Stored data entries
━━━━━━━━

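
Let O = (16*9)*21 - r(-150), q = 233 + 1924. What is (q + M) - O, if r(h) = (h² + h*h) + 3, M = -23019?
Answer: 21117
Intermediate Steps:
q = 2157
r(h) = 3 + 2*h² (r(h) = (h² + h²) + 3 = 2*h² + 3 = 3 + 2*h²)
O = -41979 (O = (16*9)*21 - (3 + 2*(-150)²) = 144*21 - (3 + 2*22500) = 3024 - (3 + 45000) = 3024 - 1*45003 = 3024 - 45003 = -41979)
(q + M) - O = (2157 - 23019) - 1*(-41979) = -20862 + 41979 = 21117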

━━━━━━━━

# Goal of the exercise
Word for word, copy out all the data given above.

# Task output
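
Let O = (16*9)*21 - r(-150), q = 233 + 1924. What is (q + M) - O, if r(h) = (h² + h*h) + 3, M = -23019?
Answer: 21117
Intermediate Steps:
q = 2157
r(h) = 3 + 2*h² (r(h) = (h² + h²) + 3 = 2*h² + 3 = 3 + 2*h²)
O = -41979 (O = (16*9)*21 - (3 + 2*(-150)²) = 144*21 - (3 + 2*22500) = 3024 - (3 + 45000) = 3024 - 1*45003 = 3024 - 45003 = -41979)
(q + M) - O = (2157 - 23019) - 1*(-41979) = -20862 + 41979 = 21117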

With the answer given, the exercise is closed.